| Saved entries |
-------------------------
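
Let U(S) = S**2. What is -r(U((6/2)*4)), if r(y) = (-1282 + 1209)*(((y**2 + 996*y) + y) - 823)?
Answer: 11934113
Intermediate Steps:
r(y) = 60079 - 72781*y - 73*y**2 (r(y) = -73*((y**2 + 997*y) - 823) = -73*(-823 + y**2 + 997*y) = 60079 - 72781*y - 73*y**2)
-r(U((6/2)*4)) = -(60079 - 72781*((6/2)*4)**2 - 73*(((6/2)*4)**2)**2) = -(60079 - 72781*(((1/2)*6)*4)**2 - 73*((((1/2)*6)*4)**2)**2) = -(60079 - 72781*(3*4)**2 - 73*((3*4)**2)**2) = -(60079 - 72781*12**2 - 73*(12**2)**2) = -(60079 - 72781*144 - 73*144**2) = -(60079 - 10480464 - 73*20736) = -(60079 - 10480464 - 1513728) = -1*(-11934113) = 11934113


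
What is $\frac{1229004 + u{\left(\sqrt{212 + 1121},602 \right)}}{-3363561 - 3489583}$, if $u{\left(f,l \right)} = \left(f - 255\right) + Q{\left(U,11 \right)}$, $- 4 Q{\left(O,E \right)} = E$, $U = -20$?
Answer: $- \frac{4914985}{27412576} - \frac{\sqrt{1333}}{6853144} \approx -0.1793$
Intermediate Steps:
$Q{\left(O,E \right)} = - \frac{E}{4}$
$u{\left(f,l \right)} = - \frac{1031}{4} + f$ ($u{\left(f,l \right)} = \left(f - 255\right) - \frac{11}{4} = \left(-255 + f\right) - \frac{11}{4} = - \frac{1031}{4} + f$)
$\frac{1229004 + u{\left(\sqrt{212 + 1121},602 \right)}}{-3363561 - 3489583} = \frac{1229004 - \left(\frac{1031}{4} - \sqrt{212 + 1121}\right)}{-3363561 - 3489583} = \frac{1229004 - \left(\frac{1031}{4} - \sqrt{1333}\right)}{-6853144} = \left(\frac{4914985}{4} + \sqrt{1333}\right) \left(- \frac{1}{6853144}\right) = - \frac{4914985}{27412576} - \frac{\sqrt{1333}}{6853144}$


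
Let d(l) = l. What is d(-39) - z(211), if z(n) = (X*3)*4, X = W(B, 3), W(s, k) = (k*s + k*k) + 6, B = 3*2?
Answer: -435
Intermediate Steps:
B = 6
W(s, k) = 6 + k² + k*s (W(s, k) = (k*s + k²) + 6 = (k² + k*s) + 6 = 6 + k² + k*s)
X = 33 (X = 6 + 3² + 3*6 = 6 + 9 + 18 = 33)
z(n) = 396 (z(n) = (33*3)*4 = 99*4 = 396)
d(-39) - z(211) = -39 - 1*396 = -39 - 396 = -435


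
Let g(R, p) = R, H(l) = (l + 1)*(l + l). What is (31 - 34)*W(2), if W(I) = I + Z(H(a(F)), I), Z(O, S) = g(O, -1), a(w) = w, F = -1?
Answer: -6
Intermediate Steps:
H(l) = 2*l*(1 + l) (H(l) = (1 + l)*(2*l) = 2*l*(1 + l))
Z(O, S) = O
W(I) = I (W(I) = I + 2*(-1)*(1 - 1) = I + 2*(-1)*0 = I + 0 = I)
(31 - 34)*W(2) = (31 - 34)*2 = -3*2 = -6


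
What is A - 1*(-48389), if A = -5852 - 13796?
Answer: 28741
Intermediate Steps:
A = -19648
A - 1*(-48389) = -19648 - 1*(-48389) = -19648 + 48389 = 28741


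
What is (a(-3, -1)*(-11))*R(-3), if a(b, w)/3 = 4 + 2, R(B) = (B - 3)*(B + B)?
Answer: -7128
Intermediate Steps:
R(B) = 2*B*(-3 + B) (R(B) = (-3 + B)*(2*B) = 2*B*(-3 + B))
a(b, w) = 18 (a(b, w) = 3*(4 + 2) = 3*6 = 18)
(a(-3, -1)*(-11))*R(-3) = (18*(-11))*(2*(-3)*(-3 - 3)) = -396*(-3)*(-6) = -198*36 = -7128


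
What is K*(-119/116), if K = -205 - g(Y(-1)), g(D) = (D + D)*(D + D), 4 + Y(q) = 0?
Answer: 32011/116 ≈ 275.96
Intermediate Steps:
Y(q) = -4 (Y(q) = -4 + 0 = -4)
g(D) = 4*D² (g(D) = (2*D)*(2*D) = 4*D²)
K = -269 (K = -205 - 4*(-4)² = -205 - 4*16 = -205 - 1*64 = -205 - 64 = -269)
K*(-119/116) = -(-32011)/116 = -269*(-119/116) = 32011/116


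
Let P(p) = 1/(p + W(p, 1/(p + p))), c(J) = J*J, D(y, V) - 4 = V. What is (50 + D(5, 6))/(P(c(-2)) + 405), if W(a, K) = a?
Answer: 480/3241 ≈ 0.14810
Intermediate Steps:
D(y, V) = 4 + V
c(J) = J**2
P(p) = 1/(2*p) (P(p) = 1/(p + p) = 1/(2*p))
(50 + D(5, 6))/(P(c(-2)) + 405) = (50 + (4 + 6))/(1/(2*((-2)**2)) + 405) = (50 + 10)/((1/2)/4 + 405) = 60/((1/2)*(1/4) + 405) = 60/(1/8 + 405) = 60/(3241/8) = 60*(8/3241) = 480/3241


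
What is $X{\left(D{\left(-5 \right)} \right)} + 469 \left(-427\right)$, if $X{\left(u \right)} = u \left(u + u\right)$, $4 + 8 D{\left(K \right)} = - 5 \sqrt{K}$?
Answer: $- \frac{6408525}{32} + \frac{5 i \sqrt{5}}{4} \approx -2.0027 \cdot 10^{5} + 2.7951 i$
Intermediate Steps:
$D{\left(K \right)} = - \frac{1}{2} - \frac{5 \sqrt{K}}{8}$ ($D{\left(K \right)} = - \frac{1}{2} + \frac{\left(-5\right) \sqrt{K}}{8} = - \frac{1}{2} - \frac{5 \sqrt{K}}{8}$)
$X{\left(u \right)} = 2 u^{2}$ ($X{\left(u \right)} = u 2 u = 2 u^{2}$)
$X{\left(D{\left(-5 \right)} \right)} + 469 \left(-427\right) = 2 \left(- \frac{1}{2} - \frac{5 \sqrt{-5}}{8}\right)^{2} + 469 \left(-427\right) = 2 \left(- \frac{1}{2} - \frac{5 i \sqrt{5}}{8}\right)^{2} - 200263 = -200263 + 2 \left(- \frac{1}{2} - \frac{5 i \sqrt{5}}{8}\right)^{2}$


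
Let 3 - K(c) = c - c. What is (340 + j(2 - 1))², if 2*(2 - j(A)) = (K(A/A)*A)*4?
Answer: 112896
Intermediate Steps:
K(c) = 3 (K(c) = 3 - (c - c) = 3 - 1*0 = 3 + 0 = 3)
j(A) = 2 - 6*A (j(A) = 2 - 3*A*4/2 = 2 - 6*A)
(340 + j(2 - 1))² = (340 + (2 - 6*(2 - 1)))² = (340 + (2 - 6*1))² = (340 + (2 - 6))² = (340 - 4)² = 336² = 112896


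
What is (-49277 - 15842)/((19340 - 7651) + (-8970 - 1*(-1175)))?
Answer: -65119/3894 ≈ -16.723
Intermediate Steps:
(-49277 - 15842)/((19340 - 7651) + (-8970 - 1*(-1175))) = -65119/(11689 + (-8970 + 1175)) = -65119/(11689 - 7795) = -65119/3894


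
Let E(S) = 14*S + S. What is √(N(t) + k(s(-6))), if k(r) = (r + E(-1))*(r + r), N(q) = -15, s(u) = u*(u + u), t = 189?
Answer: √8193 ≈ 90.515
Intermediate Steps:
E(S) = 15*S
s(u) = 2*u² (s(u) = u*(2*u) = 2*u²)
k(r) = 2*r*(-15 + r) (k(r) = (r + 15*(-1))*(r + r) = (r - 15)*(2*r) = (-15 + r)*(2*r) = 2*r*(-15 + r))
√(N(t) + k(s(-6))) = √(-15 + 2*(2*(-6)²)*(-15 + 2*(-6)²)) = √(-15 + 2*(2*36)*(-15 + 2*36)) = √(-15 + 2*72*(-15 + 72)) = √(-15 + 2*72*57) = √(-15 + 8208) = √8193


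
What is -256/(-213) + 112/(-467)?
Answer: 95696/99471 ≈ 0.96205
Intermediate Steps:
-256/(-213) + 112/(-467) = -256*(-1/213) + 112*(-1/467) = 256/213 - 112/467 = 95696/99471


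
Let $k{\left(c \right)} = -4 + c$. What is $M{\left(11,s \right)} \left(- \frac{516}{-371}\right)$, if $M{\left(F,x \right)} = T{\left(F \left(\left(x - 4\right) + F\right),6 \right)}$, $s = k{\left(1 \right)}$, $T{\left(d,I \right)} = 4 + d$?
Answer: $\frac{24768}{371} \approx 66.76$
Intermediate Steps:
$s = -3$ ($s = -4 + 1 = -3$)
$M{\left(F,x \right)} = 4 + F \left(-4 + F + x\right)$ ($M{\left(F,x \right)} = 4 + F \left(\left(x - 4\right) + F\right) = 4 + F \left(\left(-4 + x\right) + F\right) = 4 + F \left(-4 + F + x\right)$)
$M{\left(11,s \right)} \left(- \frac{516}{-371}\right) = \left(4 + 11 \left(-4 + 11 - 3\right)\right) \left(- \frac{516}{-371}\right) = \left(4 + 11 \cdot 4\right) \left(\left(-516\right) \left(- \frac{1}{371}\right)\right) = \left(4 + 44\right) \frac{516}{371} = 48 \cdot \frac{516}{371} = \frac{24768}{371}$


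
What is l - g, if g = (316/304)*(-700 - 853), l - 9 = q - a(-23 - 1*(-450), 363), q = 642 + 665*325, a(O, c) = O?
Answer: 16565211/76 ≈ 2.1796e+5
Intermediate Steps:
q = 216767 (q = 642 + 216125 = 216767)
l = 216349 (l = 9 + (216767 - (-23 - 1*(-450))) = 9 + (216767 - (-23 + 450)) = 9 + (216767 - 1*427) = 9 + (216767 - 427) = 9 + 216340 = 216349)
g = -122687/76 (g = (316*(1/304))*(-1553) = (79/76)*(-1553) = -122687/76 ≈ -1614.3)
l - g = 216349 - 1*(-122687/76) = 216349 + 122687/76 = 16565211/76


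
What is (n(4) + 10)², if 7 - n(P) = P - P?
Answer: 289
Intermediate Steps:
n(P) = 7 (n(P) = 7 - (P - P) = 7 - 1*0 = 7 + 0 = 7)
(n(4) + 10)² = (7 + 10)² = 17² = 289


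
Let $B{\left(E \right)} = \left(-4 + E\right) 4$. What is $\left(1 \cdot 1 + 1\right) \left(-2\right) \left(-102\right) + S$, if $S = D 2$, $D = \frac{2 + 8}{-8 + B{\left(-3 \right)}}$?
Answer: $\frac{3667}{9} \approx 407.44$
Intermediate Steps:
$B{\left(E \right)} = -16 + 4 E$
$D = - \frac{5}{18}$ ($D = \frac{2 + 8}{-8 + \left(-16 + 4 \left(-3\right)\right)} = \frac{10}{-8 - 28} = \frac{10}{-36} = 10 \left(- \frac{1}{36}\right) = - \frac{5}{18} \approx -0.27778$)
$S = - \frac{5}{9}$ ($S = \left(- \frac{5}{18}\right) 2 = - \frac{5}{9} \approx -0.55556$)
$\left(1 \cdot 1 + 1\right) \left(-2\right) \left(-102\right) + S = \left(1 \cdot 1 + 1\right) \left(-2\right) \left(-102\right) - \frac{5}{9} = \left(1 + 1\right) \left(-2\right) \left(-102\right) - \frac{5}{9} = 2 \left(-2\right) \left(-102\right) - \frac{5}{9} = \left(-4\right) \left(-102\right) - \frac{5}{9} = 408 - \frac{5}{9} = \frac{3667}{9}$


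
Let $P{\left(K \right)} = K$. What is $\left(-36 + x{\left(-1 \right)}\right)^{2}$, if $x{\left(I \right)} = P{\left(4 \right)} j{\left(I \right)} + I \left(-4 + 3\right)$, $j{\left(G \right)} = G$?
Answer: $1521$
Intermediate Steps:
$x{\left(I \right)} = 3 I$ ($x{\left(I \right)} = 4 I + I \left(-4 + 3\right) = 4 I + I \left(-1\right) = 4 I - I = 3 I$)
$\left(-36 + x{\left(-1 \right)}\right)^{2} = \left(-36 + 3 \left(-1\right)\right)^{2} = \left(-36 - 3\right)^{2} = \left(-39\right)^{2} = 1521$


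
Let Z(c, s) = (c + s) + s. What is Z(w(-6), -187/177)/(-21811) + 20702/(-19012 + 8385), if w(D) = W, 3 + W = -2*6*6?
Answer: -79775996071/41026032969 ≈ -1.9445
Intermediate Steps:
W = -75 (W = -3 - 2*6*6 = -3 - 12*6 = -3 - 72 = -75)
w(D) = -75
Z(c, s) = c + 2*s
Z(w(-6), -187/177)/(-21811) + 20702/(-19012 + 8385) = (-75 + 2*(-187/177))/(-21811) + 20702/(-19012 + 8385) = (-75 + 2*(-187*1/177))*(-1/21811) + 20702/(-10627) = (-75 + 2*(-187/177))*(-1/21811) + 20702*(-1/10627) = (-75 - 374/177)*(-1/21811) - 20702/10627 = -13649/177*(-1/21811) - 20702/10627 = 13649/3860547 - 20702/10627 = -79775996071/41026032969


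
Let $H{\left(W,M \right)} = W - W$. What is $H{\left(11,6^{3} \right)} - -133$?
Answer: $133$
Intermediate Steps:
$H{\left(W,M \right)} = 0$
$H{\left(11,6^{3} \right)} - -133 = 0 - -133 = 0 + 133 = 133$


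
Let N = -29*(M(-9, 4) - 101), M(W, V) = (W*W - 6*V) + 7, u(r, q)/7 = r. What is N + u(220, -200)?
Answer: 2613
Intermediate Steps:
u(r, q) = 7*r
M(W, V) = 7 + W**2 - 6*V (M(W, V) = (W**2 - 6*V) + 7 = 7 + W**2 - 6*V)
N = 1073 (N = -29*((7 + (-9)**2 - 6*4) - 101) = -29*((7 + 81 - 24) - 101) = -29*(64 - 101) = -29*(-37) = 1073)
N + u(220, -200) = 1073 + 7*220 = 1073 + 1540 = 2613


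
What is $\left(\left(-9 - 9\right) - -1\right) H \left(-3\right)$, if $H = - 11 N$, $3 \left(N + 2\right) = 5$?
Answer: $187$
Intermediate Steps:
$N = - \frac{1}{3}$ ($N = -2 + \frac{1}{3} \cdot 5 = -2 + \frac{5}{3} = - \frac{1}{3} \approx -0.33333$)
$H = \frac{11}{3}$ ($H = \left(-11\right) \left(- \frac{1}{3}\right) = \frac{11}{3} \approx 3.6667$)
$\left(\left(-9 - 9\right) - -1\right) H \left(-3\right) = \left(\left(-9 - 9\right) - -1\right) \frac{11}{3} \left(-3\right) = \left(-18 + 1\right) \frac{11}{3} \left(-3\right) = \left(-17\right) \frac{11}{3} \left(-3\right) = \left(- \frac{187}{3}\right) \left(-3\right) = 187$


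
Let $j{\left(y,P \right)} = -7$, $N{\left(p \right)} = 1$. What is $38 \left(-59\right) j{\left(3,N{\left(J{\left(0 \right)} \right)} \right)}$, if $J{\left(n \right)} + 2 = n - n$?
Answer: $15694$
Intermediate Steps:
$J{\left(n \right)} = -2$ ($J{\left(n \right)} = -2 + \left(n - n\right) = -2 + 0 = -2$)
$38 \left(-59\right) j{\left(3,N{\left(J{\left(0 \right)} \right)} \right)} = 38 \left(-59\right) \left(-7\right) = \left(-2242\right) \left(-7\right) = 15694$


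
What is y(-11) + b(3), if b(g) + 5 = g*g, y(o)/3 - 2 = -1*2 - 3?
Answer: -5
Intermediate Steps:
y(o) = -9 (y(o) = 6 + 3*(-1*2 - 3) = 6 + 3*(-2 - 3) = 6 + 3*(-5) = 6 - 15 = -9)
b(g) = -5 + g² (b(g) = -5 + g*g = -5 + g²)
y(-11) + b(3) = -9 + (-5 + 3²) = -9 + (-5 + 9) = -9 + 4 = -5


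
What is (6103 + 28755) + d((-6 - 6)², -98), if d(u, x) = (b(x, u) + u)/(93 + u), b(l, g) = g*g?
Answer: 2760742/79 ≈ 34946.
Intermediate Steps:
b(l, g) = g²
d(u, x) = (u + u²)/(93 + u) (d(u, x) = (u² + u)/(93 + u) = (u + u²)/(93 + u))
(6103 + 28755) + d((-6 - 6)², -98) = (6103 + 28755) + (-6 - 6)²*(1 + (-6 - 6)²)/(93 + (-6 - 6)²) = 34858 + (-12)²*(1 + (-12)²)/(93 + (-12)²) = 34858 + 144*(1 + 144)/(93 + 144) = 34858 + 144*145/237 = 34858 + 144*(1/237)*145 = 34858 + 6960/79 = 2760742/79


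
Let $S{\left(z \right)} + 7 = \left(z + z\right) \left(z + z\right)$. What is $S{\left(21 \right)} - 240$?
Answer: $1517$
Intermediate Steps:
$S{\left(z \right)} = -7 + 4 z^{2}$ ($S{\left(z \right)} = -7 + \left(z + z\right) \left(z + z\right) = -7 + 2 z 2 z = -7 + 4 z^{2}$)
$S{\left(21 \right)} - 240 = \left(-7 + 4 \cdot 21^{2}\right) - 240 = \left(-7 + 4 \cdot 441\right) - 240 = \left(-7 + 1764\right) - 240 = 1757 - 240 = 1517$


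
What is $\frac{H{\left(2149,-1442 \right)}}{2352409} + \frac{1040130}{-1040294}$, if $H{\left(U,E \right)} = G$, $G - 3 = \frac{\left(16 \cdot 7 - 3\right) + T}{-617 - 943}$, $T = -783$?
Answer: $- \frac{954254965102781}{954406817615940} \approx -0.99984$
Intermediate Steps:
$G = \frac{2677}{780}$ ($G = 3 + \frac{\left(16 \cdot 7 - 3\right) - 783}{-617 - 943} = 3 + \frac{\left(112 - 3\right) - 783}{-1560} = 3 + \left(109 - 783\right) \left(- \frac{1}{1560}\right) = 3 - - \frac{337}{780} = 3 + \frac{337}{780} = \frac{2677}{780} \approx 3.4321$)
$H{\left(U,E \right)} = \frac{2677}{780}$
$\frac{H{\left(2149,-1442 \right)}}{2352409} + \frac{1040130}{-1040294} = \frac{2677}{780 \cdot 2352409} + \frac{1040130}{-1040294} = \frac{2677}{780} \cdot \frac{1}{2352409} + 1040130 \left(- \frac{1}{1040294}\right) = \frac{2677}{1834879020} - \frac{520065}{520147} = - \frac{954254965102781}{954406817615940}$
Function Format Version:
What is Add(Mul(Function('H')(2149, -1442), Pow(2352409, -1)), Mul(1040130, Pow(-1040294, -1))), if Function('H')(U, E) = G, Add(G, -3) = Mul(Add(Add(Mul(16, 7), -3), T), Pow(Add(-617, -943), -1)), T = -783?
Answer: Rational(-954254965102781, 954406817615940) ≈ -0.99984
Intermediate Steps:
G = Rational(2677, 780) (G = Add(3, Mul(Add(Add(Mul(16, 7), -3), -783), Pow(Add(-617, -943), -1))) = Add(3, Mul(Add(Add(112, -3), -783), Pow(-1560, -1))) = Add(3, Mul(Add(109, -783), Rational(-1, 1560))) = Add(3, Mul(-674, Rational(-1, 1560))) = Add(3, Rational(337, 780)) = Rational(2677, 780) ≈ 3.4321)
Function('H')(U, E) = Rational(2677, 780)
Add(Mul(Function('H')(2149, -1442), Pow(2352409, -1)), Mul(1040130, Pow(-1040294, -1))) = Add(Mul(Rational(2677, 780), Pow(2352409, -1)), Mul(1040130, Pow(-1040294, -1))) = Add(Mul(Rational(2677, 780), Rational(1, 2352409)), Mul(1040130, Rational(-1, 1040294))) = Add(Rational(2677, 1834879020), Rational(-520065, 520147)) = Rational(-954254965102781, 954406817615940)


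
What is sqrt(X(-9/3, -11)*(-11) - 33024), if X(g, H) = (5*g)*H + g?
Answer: I*sqrt(34806) ≈ 186.56*I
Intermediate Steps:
X(g, H) = g + 5*H*g (X(g, H) = 5*H*g + g = g + 5*H*g)
sqrt(X(-9/3, -11)*(-11) - 33024) = sqrt(((-9/3)*(1 + 5*(-11)))*(-11) - 33024) = sqrt(((-9*1/3)*(1 - 55))*(-11) - 33024) = sqrt(-3*(-54)*(-11) - 33024) = sqrt(162*(-11) - 33024) = sqrt(-1782 - 33024) = sqrt(-34806) = I*sqrt(34806)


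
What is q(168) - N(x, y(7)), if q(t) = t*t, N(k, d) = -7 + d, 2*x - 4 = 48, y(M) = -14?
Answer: 28245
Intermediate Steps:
x = 26 (x = 2 + (½)*48 = 2 + 24 = 26)
q(t) = t²
q(168) - N(x, y(7)) = 168² - (-7 - 14) = 28224 - 1*(-21) = 28224 + 21 = 28245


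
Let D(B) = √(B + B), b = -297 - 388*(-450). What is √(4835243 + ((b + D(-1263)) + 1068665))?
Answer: √(6078211 + I*√2526) ≈ 2465.4 + 0.01*I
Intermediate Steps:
b = 174303 (b = -297 + 174600 = 174303)
D(B) = √2*√B (D(B) = √(2*B) = √2*√B)
√(4835243 + ((b + D(-1263)) + 1068665)) = √(4835243 + ((174303 + √2*√(-1263)) + 1068665)) = √(4835243 + ((174303 + √2*(I*√1263)) + 1068665)) = √(4835243 + ((174303 + I*√2526) + 1068665)) = √(4835243 + (1242968 + I*√2526)) = √(6078211 + I*√2526)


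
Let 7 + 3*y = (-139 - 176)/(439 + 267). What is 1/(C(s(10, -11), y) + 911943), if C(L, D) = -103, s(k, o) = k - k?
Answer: 1/911840 ≈ 1.0967e-6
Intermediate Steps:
s(k, o) = 0
y = -5257/2118 (y = -7/3 + ((-139 - 176)/(439 + 267))/3 = -7/3 + (-315/706)/3 = -7/3 + (-315*1/706)/3 = -7/3 + (⅓)*(-315/706) = -7/3 - 105/706 = -5257/2118 ≈ -2.4821)
1/(C(s(10, -11), y) + 911943) = 1/(-103 + 911943) = 1/911840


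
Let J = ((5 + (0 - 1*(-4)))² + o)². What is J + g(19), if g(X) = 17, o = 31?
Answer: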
-------------------------
| Your task |
Write down exactly the span of lines above from the one containing "What is (a(-3, -1)*(-11))*R(-3), if" to the one containing "469 \left(-427\right)$, if", both ends included.

| Reply |
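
What is (a(-3, -1)*(-11))*R(-3), if a(b, w)/3 = 4 + 2, R(B) = (B - 3)*(B + B)?
Answer: -7128
Intermediate Steps:
R(B) = 2*B*(-3 + B) (R(B) = (-3 + B)*(2*B) = 2*B*(-3 + B))
a(b, w) = 18 (a(b, w) = 3*(4 + 2) = 3*6 = 18)
(a(-3, -1)*(-11))*R(-3) = (18*(-11))*(2*(-3)*(-3 - 3)) = -396*(-3)*(-6) = -198*36 = -7128


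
What is K*(-119/116), if K = -205 - g(Y(-1)), g(D) = (D + D)*(D + D), 4 + Y(q) = 0?
Answer: 32011/116 ≈ 275.96
Intermediate Steps:
Y(q) = -4 (Y(q) = -4 + 0 = -4)
g(D) = 4*D² (g(D) = (2*D)*(2*D) = 4*D²)
K = -269 (K = -205 - 4*(-4)² = -205 - 4*16 = -205 - 1*64 = -205 - 64 = -269)
K*(-119/116) = -(-32011)/116 = -269*(-119/116) = 32011/116


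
Let P(p) = 1/(p + W(p, 1/(p + p))), c(J) = J*J, D(y, V) - 4 = V. What is (50 + D(5, 6))/(P(c(-2)) + 405), if W(a, K) = a?
Answer: 480/3241 ≈ 0.14810
Intermediate Steps:
D(y, V) = 4 + V
c(J) = J**2
P(p) = 1/(2*p) (P(p) = 1/(p + p) = 1/(2*p))
(50 + D(5, 6))/(P(c(-2)) + 405) = (50 + (4 + 6))/(1/(2*((-2)**2)) + 405) = (50 + 10)/((1/2)/4 + 405) = 60/((1/2)*(1/4) + 405) = 60/(1/8 + 405) = 60/(3241/8) = 60*(8/3241) = 480/3241


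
What is $X{\left(D{\left(-5 \right)} \right)} + 469 \left(-427\right)$, if $X{\left(u \right)} = u \left(u + u\right)$, $4 + 8 D{\left(K \right)} = - 5 \sqrt{K}$?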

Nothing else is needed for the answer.